## Problem details
Once you find the line with "28.151° (the unwound" in the data that follows, repeat it and every line after it exactly, through the line with "For a metric spur gear with module 3.705".
----- Records for processing
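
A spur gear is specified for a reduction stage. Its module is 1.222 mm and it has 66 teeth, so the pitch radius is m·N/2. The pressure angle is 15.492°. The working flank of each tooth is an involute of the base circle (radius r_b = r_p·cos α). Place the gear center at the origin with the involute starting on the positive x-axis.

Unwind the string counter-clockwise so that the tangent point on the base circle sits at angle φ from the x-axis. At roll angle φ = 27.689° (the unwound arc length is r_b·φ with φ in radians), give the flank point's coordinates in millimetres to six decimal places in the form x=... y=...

pitch radius r_p = m·N/2 = 1.222·66/2 = 40.326000
base radius r_b = r_p·cos α = 40.326000·cos 15.492° = 38.860866
roll angle φ = 27.689° = 0.48326422 rad
x = r_b·(cos φ + φ·sin φ) = 38.860866·(0.88548285 + 0.48326422·0.46467205) = 43.137202
y = r_b·(sin φ − φ·cos φ) = 38.860866·(0.46467205 − 0.48326422·0.88548285) = 1.428132

x=43.137202 y=1.428132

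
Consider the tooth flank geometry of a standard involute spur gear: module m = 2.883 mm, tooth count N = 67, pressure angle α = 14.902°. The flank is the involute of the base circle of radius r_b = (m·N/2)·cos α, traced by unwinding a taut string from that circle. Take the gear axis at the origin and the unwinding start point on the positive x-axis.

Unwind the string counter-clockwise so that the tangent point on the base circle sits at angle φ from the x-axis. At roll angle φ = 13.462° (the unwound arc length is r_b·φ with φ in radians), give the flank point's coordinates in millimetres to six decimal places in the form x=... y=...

pitch radius r_p = m·N/2 = 2.883·67/2 = 96.580500
base radius r_b = r_p·cos α = 96.580500·cos 14.902° = 93.332218
roll angle φ = 13.462° = 0.23495622 rad
x = r_b·(cos φ + φ·sin φ) = 93.332218·(0.97252453 + 0.23495622·0.23280041) = 95.872949
y = r_b·(sin φ − φ·cos φ) = 93.332218·(0.23280041 − 0.23495622·0.97252453) = 0.401302

x=95.872949 y=0.401302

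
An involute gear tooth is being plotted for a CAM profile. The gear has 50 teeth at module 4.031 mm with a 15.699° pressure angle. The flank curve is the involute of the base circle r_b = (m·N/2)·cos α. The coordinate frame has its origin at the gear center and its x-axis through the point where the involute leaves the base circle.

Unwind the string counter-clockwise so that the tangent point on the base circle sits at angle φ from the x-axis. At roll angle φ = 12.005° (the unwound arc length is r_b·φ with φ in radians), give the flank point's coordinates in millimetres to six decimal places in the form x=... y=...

pitch radius r_p = m·N/2 = 4.031·50/2 = 100.775000
base radius r_b = r_p·cos α = 100.775000·cos 15.699° = 97.015737
roll angle φ = 12.005° = 0.20952678 rad
x = r_b·(cos φ + φ·sin φ) = 97.015737·(0.97812945 + 0.20952678·0.20799705) = 99.121988
y = r_b·(sin φ − φ·cos φ) = 97.015737·(0.20799705 − 0.20952678·0.97812945) = 0.296164

x=99.121988 y=0.296164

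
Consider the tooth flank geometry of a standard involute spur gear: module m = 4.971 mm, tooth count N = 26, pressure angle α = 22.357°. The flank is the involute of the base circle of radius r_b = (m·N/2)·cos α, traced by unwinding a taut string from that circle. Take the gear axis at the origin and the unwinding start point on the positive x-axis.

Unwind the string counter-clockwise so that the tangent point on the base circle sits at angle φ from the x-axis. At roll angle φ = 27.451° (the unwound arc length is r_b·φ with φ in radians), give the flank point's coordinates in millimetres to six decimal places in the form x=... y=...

x=66.236228 y=2.141082

pitch radius r_p = m·N/2 = 4.971·26/2 = 64.623000
base radius r_b = r_p·cos α = 64.623000·cos 22.357° = 59.765403
roll angle φ = 27.451° = 0.47911033 rad
x = r_b·(cos φ + φ·sin φ) = 59.765403·(0.88740540 + 0.47911033·0.46098986) = 66.236228
y = r_b·(sin φ − φ·cos φ) = 59.765403·(0.46098986 − 0.47911033·0.88740540) = 2.141082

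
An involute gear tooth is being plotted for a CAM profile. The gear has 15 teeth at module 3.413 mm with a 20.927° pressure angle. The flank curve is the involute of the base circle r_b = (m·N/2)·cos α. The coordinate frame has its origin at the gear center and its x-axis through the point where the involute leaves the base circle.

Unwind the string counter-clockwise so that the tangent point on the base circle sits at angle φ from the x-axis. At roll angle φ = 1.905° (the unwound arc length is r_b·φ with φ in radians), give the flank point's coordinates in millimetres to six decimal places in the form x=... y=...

x=23.922205 y=0.000293

pitch radius r_p = m·N/2 = 3.413·15/2 = 25.597500
base radius r_b = r_p·cos α = 25.597500·cos 20.927° = 23.908993
roll angle φ = 1.905° = 0.03324852 rad
x = r_b·(cos φ + φ·sin φ) = 23.908993·(0.99944732 + 0.03324852·0.03324240) = 23.922205
y = r_b·(sin φ − φ·cos φ) = 23.908993·(0.03324240 − 0.03324852·0.99944732) = 0.000293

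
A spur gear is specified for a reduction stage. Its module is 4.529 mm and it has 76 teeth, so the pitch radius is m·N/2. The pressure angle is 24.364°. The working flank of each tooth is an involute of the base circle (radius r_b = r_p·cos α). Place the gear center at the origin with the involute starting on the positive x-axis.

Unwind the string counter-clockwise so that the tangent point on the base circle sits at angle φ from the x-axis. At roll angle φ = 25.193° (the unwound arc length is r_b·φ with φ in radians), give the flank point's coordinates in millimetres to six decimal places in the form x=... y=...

pitch radius r_p = m·N/2 = 4.529·76/2 = 172.102000
base radius r_b = r_p·cos α = 172.102000·cos 24.364° = 156.775119
roll angle φ = 25.193° = 0.43970080 rad
x = r_b·(cos φ + φ·sin φ) = 156.775119·(0.90487906 + 0.43970080·0.42566874) = 171.205634
y = r_b·(sin φ − φ·cos φ) = 156.775119·(0.42566874 − 0.43970080·0.90487906) = 4.357203

x=171.205634 y=4.357203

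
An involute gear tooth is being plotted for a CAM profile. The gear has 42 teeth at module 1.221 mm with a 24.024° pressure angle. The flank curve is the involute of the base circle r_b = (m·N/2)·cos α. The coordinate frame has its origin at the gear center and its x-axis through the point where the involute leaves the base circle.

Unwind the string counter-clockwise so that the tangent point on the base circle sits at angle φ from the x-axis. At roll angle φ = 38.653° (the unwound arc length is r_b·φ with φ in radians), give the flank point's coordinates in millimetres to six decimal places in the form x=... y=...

x=28.158001 y=2.289543

pitch radius r_p = m·N/2 = 1.221·42/2 = 25.641000
base radius r_b = r_p·cos α = 25.641000·cos 24.024° = 23.419848
roll angle φ = 38.653° = 0.67462212 rad
x = r_b·(cos φ + φ·sin φ) = 23.419848·(0.78094303 + 0.67462212·0.62460226) = 28.158001
y = r_b·(sin φ − φ·cos φ) = 23.419848·(0.62460226 − 0.67462212·0.78094303) = 2.289543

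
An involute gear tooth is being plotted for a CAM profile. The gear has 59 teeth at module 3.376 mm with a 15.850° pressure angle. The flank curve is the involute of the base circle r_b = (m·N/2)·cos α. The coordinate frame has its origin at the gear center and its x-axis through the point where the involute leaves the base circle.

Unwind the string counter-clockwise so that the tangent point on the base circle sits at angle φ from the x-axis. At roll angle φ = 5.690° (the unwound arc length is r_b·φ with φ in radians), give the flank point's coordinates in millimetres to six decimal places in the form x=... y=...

x=96.276782 y=0.031247

pitch radius r_p = m·N/2 = 3.376·59/2 = 99.592000
base radius r_b = r_p·cos α = 99.592000·cos 15.850° = 95.805514
roll angle φ = 5.690° = 0.09930923 rad
x = r_b·(cos φ + φ·sin φ) = 95.805514·(0.99507289 + 0.09930923·0.09914608) = 96.276782
y = r_b·(sin φ − φ·cos φ) = 95.805514·(0.09914608 − 0.09930923·0.99507289) = 0.031247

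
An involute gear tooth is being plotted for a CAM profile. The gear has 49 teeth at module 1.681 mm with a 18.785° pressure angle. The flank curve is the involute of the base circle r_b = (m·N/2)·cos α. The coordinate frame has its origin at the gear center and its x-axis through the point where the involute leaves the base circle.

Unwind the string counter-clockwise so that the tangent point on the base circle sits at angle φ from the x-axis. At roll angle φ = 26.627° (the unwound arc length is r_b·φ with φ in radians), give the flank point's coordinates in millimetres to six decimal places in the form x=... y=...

x=42.976598 y=1.276528

pitch radius r_p = m·N/2 = 1.681·49/2 = 41.184500
base radius r_b = r_p·cos α = 41.184500·cos 18.785° = 38.990750
roll angle φ = 26.627° = 0.46472882 rad
x = r_b·(cos φ + φ·sin φ) = 38.990750·(0.89394314 + 0.46472882·0.44818040) = 42.976598
y = r_b·(sin φ − φ·cos φ) = 38.990750·(0.44818040 − 0.46472882·0.89394314) = 1.276528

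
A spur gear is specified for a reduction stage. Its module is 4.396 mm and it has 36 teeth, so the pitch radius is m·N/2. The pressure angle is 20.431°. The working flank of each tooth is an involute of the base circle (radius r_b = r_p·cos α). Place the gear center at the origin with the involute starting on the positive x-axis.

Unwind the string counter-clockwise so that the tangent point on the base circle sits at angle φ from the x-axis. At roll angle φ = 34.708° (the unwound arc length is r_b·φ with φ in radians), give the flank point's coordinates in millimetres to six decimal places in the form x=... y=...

x=86.532372 y=5.295311

pitch radius r_p = m·N/2 = 4.396·36/2 = 79.128000
base radius r_b = r_p·cos α = 79.128000·cos 20.431° = 74.150315
roll angle φ = 34.708° = 0.60576888 rad
x = r_b·(cos φ + φ·sin φ) = 74.150315·(0.82206455 + 0.60576888·0.56939431) = 86.532372
y = r_b·(sin φ − φ·cos φ) = 74.150315·(0.56939431 − 0.60576888·0.82206455) = 5.295311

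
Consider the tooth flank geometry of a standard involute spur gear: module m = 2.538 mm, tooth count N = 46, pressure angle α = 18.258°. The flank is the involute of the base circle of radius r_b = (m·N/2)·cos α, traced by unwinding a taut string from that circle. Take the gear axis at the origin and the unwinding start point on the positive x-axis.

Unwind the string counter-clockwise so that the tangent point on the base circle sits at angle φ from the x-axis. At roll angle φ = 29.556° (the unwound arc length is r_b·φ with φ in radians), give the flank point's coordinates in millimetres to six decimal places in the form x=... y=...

x=62.327393 y=2.469633

pitch radius r_p = m·N/2 = 2.538·46/2 = 58.374000
base radius r_b = r_p·cos α = 58.374000·cos 18.258° = 55.435184
roll angle φ = 29.556° = 0.51584951 rad
x = r_b·(cos φ + φ·sin φ) = 55.435184·(0.86987399 + 0.51584951·0.49327400) = 62.327393
y = r_b·(sin φ − φ·cos φ) = 55.435184·(0.49327400 − 0.51584951·0.86987399) = 2.469633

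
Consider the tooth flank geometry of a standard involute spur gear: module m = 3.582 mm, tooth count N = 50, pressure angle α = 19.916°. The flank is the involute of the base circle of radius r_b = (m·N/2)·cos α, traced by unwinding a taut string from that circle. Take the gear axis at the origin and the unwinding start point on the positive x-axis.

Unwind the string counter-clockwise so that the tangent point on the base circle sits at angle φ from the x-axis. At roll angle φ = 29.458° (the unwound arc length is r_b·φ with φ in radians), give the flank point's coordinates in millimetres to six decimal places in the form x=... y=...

x=94.597546 y=3.714321

pitch radius r_p = m·N/2 = 3.582·50/2 = 89.550000
base radius r_b = r_p·cos α = 89.550000·cos 19.916° = 84.194287
roll angle φ = 29.458° = 0.51413909 rad
x = r_b·(cos φ + φ·sin φ) = 84.194287·(0.87071643 + 0.51413909·0.49178542) = 94.597546
y = r_b·(sin φ − φ·cos φ) = 84.194287·(0.49178542 − 0.51413909·0.87071643) = 3.714321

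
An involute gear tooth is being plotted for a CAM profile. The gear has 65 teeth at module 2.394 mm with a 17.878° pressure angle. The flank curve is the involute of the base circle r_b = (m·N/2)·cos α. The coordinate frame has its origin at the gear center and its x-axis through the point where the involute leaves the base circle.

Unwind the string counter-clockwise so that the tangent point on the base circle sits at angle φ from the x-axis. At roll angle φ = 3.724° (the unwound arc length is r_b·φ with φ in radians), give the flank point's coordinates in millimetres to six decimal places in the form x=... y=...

x=74.204222 y=0.006774

pitch radius r_p = m·N/2 = 2.394·65/2 = 77.805000
base radius r_b = r_p·cos α = 77.805000·cos 17.878° = 74.047979
roll angle φ = 3.724° = 0.06499606 rad
x = r_b·(cos φ + φ·sin φ) = 74.047979·(0.99788850 + 0.06499606·0.06495031) = 74.204222
y = r_b·(sin φ − φ·cos φ) = 74.047979·(0.06495031 − 0.06499606·0.99788850) = 0.006774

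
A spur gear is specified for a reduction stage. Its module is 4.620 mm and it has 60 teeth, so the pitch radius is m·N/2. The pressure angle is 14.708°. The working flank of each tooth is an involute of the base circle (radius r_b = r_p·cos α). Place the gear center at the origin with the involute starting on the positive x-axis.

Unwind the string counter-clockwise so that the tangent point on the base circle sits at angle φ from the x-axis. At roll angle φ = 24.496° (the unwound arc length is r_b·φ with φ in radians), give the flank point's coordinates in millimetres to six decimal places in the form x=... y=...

pitch radius r_p = m·N/2 = 4.620·60/2 = 138.600000
base radius r_b = r_p·cos α = 138.600000·cos 14.708° = 134.058398
roll angle φ = 24.496° = 0.42753585 rad
x = r_b·(cos φ + φ·sin φ) = 134.058398·(0.90999022 + 0.42753585·0.41462971) = 145.756239
y = r_b·(sin φ − φ·cos φ) = 134.058398·(0.41462971 − 0.42753585·0.90999022) = 3.428714

x=145.756239 y=3.428714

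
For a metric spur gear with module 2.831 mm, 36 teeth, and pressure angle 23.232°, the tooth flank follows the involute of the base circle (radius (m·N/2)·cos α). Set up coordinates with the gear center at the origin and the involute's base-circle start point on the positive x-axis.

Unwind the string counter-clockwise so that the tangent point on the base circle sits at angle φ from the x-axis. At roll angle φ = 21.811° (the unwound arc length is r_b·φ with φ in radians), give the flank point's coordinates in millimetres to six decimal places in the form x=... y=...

x=50.096992 y=0.848631

pitch radius r_p = m·N/2 = 2.831·36/2 = 50.958000
base radius r_b = r_p·cos α = 50.958000·cos 23.232° = 46.826080
roll angle φ = 21.811° = 0.38067376 rad
x = r_b·(cos φ + φ·sin φ) = 46.826080·(0.92841451 + 0.38067376·0.37154609) = 50.096992
y = r_b·(sin φ − φ·cos φ) = 46.826080·(0.37154609 − 0.38067376·0.92841451) = 0.848631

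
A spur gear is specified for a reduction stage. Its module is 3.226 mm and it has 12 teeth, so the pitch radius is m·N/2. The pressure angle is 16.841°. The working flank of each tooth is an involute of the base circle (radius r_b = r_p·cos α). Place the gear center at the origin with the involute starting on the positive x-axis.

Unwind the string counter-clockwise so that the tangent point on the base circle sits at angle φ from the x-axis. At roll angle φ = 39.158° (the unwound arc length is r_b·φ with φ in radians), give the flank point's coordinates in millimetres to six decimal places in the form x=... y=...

pitch radius r_p = m·N/2 = 3.226·12/2 = 19.356000
base radius r_b = r_p·cos α = 19.356000·cos 16.841° = 18.525868
roll angle φ = 39.158° = 0.68343603 rad
x = r_b·(cos φ + φ·sin φ) = 18.525868·(0.77540758 + 0.68343603·0.63146107) = 22.360182
y = r_b·(sin φ − φ·cos φ) = 18.525868·(0.63146107 − 0.68343603·0.77540758) = 1.880739

x=22.360182 y=1.880739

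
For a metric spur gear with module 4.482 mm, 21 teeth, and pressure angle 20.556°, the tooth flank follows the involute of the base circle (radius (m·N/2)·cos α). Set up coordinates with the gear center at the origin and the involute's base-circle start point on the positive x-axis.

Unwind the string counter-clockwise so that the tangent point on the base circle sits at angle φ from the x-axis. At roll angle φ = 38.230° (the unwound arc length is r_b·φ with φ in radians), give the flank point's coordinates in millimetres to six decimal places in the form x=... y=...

pitch radius r_p = m·N/2 = 4.482·21/2 = 47.061000
base radius r_b = r_p·cos α = 47.061000·cos 20.556° = 44.064600
roll angle φ = 38.230° = 0.66723937 rad
x = r_b·(cos φ + φ·sin φ) = 44.064600·(0.78553299 + 0.66723937·0.61881978) = 52.808512
y = r_b·(sin φ − φ·cos φ) = 44.064600·(0.61881978 − 0.66723937·0.78553299) = 4.172091

x=52.808512 y=4.172091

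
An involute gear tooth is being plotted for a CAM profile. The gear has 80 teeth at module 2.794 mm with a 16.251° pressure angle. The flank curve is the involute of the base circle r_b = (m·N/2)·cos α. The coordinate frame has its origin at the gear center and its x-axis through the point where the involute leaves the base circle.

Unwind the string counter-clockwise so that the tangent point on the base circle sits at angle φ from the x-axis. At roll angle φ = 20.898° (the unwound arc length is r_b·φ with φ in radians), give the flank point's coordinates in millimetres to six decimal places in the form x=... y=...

pitch radius r_p = m·N/2 = 2.794·80/2 = 111.760000
base radius r_b = r_p·cos α = 111.760000·cos 16.251° = 107.294626
roll angle φ = 20.898° = 0.36473891 rad
x = r_b·(cos φ + φ·sin φ) = 107.294626·(0.93421693 + 0.36473891·0.35670539) = 114.195951
y = r_b·(sin φ − φ·cos φ) = 107.294626·(0.35670539 − 0.36473891·0.93421693) = 1.712436

x=114.195951 y=1.712436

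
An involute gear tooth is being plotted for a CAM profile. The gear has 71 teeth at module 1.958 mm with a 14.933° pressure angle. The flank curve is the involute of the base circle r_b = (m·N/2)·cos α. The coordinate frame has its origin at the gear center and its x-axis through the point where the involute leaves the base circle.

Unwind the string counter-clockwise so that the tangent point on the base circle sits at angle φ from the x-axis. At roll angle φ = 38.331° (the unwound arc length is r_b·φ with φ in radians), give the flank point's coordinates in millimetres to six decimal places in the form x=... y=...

x=80.550747 y=6.407940

pitch radius r_p = m·N/2 = 1.958·71/2 = 69.509000
base radius r_b = r_p·cos α = 69.509000·cos 14.933° = 67.161530
roll angle φ = 38.331° = 0.66900216 rad
x = r_b·(cos φ + φ·sin φ) = 67.161530·(0.78444092 + 0.66900216·0.62020355) = 80.550747
y = r_b·(sin φ − φ·cos φ) = 67.161530·(0.62020355 − 0.66900216·0.78444092) = 6.407940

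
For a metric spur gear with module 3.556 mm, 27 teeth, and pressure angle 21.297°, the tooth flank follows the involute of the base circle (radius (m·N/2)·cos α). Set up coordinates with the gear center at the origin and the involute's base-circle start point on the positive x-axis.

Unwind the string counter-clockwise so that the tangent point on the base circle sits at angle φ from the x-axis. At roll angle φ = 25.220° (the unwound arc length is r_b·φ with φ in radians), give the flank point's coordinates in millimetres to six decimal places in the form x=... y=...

pitch radius r_p = m·N/2 = 3.556·27/2 = 48.006000
base radius r_b = r_p·cos α = 48.006000·cos 21.297° = 44.727682
roll angle φ = 25.220° = 0.44017204 rad
x = r_b·(cos φ + φ·sin φ) = 44.727682·(0.90467837 + 0.44017204·0.42609511) = 48.853074
y = r_b·(sin φ − φ·cos φ) = 44.727682·(0.42609511 − 0.44017204·0.90467837) = 1.247052

x=48.853074 y=1.247052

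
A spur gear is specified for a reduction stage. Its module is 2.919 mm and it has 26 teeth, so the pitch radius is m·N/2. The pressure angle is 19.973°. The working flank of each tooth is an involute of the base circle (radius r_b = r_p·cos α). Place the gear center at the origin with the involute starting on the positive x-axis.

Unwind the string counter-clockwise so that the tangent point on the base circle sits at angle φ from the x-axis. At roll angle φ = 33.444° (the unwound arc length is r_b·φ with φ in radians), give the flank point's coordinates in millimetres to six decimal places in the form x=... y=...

pitch radius r_p = m·N/2 = 2.919·26/2 = 37.947000
base radius r_b = r_p·cos α = 37.947000·cos 19.973° = 35.664628
roll angle φ = 33.444° = 0.58370792 rad
x = r_b·(cos φ + φ·sin φ) = 35.664628·(0.83442488 + 0.58370792·0.55112169) = 41.232553
y = r_b·(sin φ − φ·cos φ) = 35.664628·(0.55112169 − 0.58370792·0.83442488) = 2.284722

x=41.232553 y=2.284722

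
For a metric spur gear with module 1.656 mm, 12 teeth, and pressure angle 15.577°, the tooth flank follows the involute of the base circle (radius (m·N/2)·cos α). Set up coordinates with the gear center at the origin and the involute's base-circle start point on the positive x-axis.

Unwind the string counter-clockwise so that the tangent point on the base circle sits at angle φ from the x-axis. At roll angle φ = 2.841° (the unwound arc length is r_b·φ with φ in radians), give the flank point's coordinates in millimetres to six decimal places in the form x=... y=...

x=9.582814 y=0.000389

pitch radius r_p = m·N/2 = 1.656·12/2 = 9.936000
base radius r_b = r_p·cos α = 9.936000·cos 15.577° = 9.571055
roll angle φ = 2.841° = 0.04958480 rad
x = r_b·(cos φ + φ·sin φ) = 9.571055·(0.99877093 + 0.04958480·0.04956449) = 9.582814
y = r_b·(sin φ − φ·cos φ) = 9.571055·(0.04956449 − 0.04958480·0.99877093) = 0.000389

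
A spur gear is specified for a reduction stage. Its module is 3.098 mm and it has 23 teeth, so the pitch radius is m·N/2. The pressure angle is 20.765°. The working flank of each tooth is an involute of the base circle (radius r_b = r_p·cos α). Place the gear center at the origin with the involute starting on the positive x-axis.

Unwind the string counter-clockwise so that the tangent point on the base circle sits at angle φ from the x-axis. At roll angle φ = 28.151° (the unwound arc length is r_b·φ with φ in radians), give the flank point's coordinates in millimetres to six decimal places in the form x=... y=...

x=37.094224 y=1.285531

pitch radius r_p = m·N/2 = 3.098·23/2 = 35.627000
base radius r_b = r_p·cos α = 35.627000·cos 20.765° = 33.312756
roll angle φ = 28.151° = 0.49132764 rad
x = r_b·(cos φ + φ·sin φ) = 33.312756·(0.88170726 + 0.49132764·0.47179689) = 37.094224
y = r_b·(sin φ − φ·cos φ) = 33.312756·(0.47179689 − 0.49132764·0.88170726) = 1.285531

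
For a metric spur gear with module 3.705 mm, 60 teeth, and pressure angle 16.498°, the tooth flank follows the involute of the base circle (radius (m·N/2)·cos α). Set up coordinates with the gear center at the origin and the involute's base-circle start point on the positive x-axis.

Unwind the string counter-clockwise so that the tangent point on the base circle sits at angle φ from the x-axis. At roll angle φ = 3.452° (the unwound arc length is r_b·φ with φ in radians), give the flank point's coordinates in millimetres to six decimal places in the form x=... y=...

pitch radius r_p = m·N/2 = 3.705·60/2 = 111.150000
base radius r_b = r_p·cos α = 111.150000·cos 16.498° = 106.573915
roll angle φ = 3.452° = 0.06024877 rad
x = r_b·(cos φ + φ·sin φ) = 106.573915·(0.99818559 + 0.06024877·0.06021232) = 106.767167
y = r_b·(sin φ − φ·cos φ) = 106.573915·(0.06021232 − 0.06024877·0.99818559) = 0.007766

x=106.767167 y=0.007766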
----------
## Exercise result
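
Unwind the string counter-clockwise so that the tangent point on the base circle sits at angle φ from the x-axis. At roll angle φ = 28.151° (the unwound arc length is r_b·φ with φ in radians), give the flank point's coordinates in millimetres to six decimal places in the form x=... y=...

x=37.094224 y=1.285531

pitch radius r_p = m·N/2 = 3.098·23/2 = 35.627000
base radius r_b = r_p·cos α = 35.627000·cos 20.765° = 33.312756
roll angle φ = 28.151° = 0.49132764 rad
x = r_b·(cos φ + φ·sin φ) = 33.312756·(0.88170726 + 0.49132764·0.47179689) = 37.094224
y = r_b·(sin φ − φ·cos φ) = 33.312756·(0.47179689 − 0.49132764·0.88170726) = 1.285531

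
For a metric spur gear with module 3.705 mm, 60 teeth, and pressure angle 16.498°, the tooth flank follows the involute of the base circle (radius (m·N/2)·cos α). Set up coordinates with the gear center at the origin and the involute's base-circle start point on the positive x-axis.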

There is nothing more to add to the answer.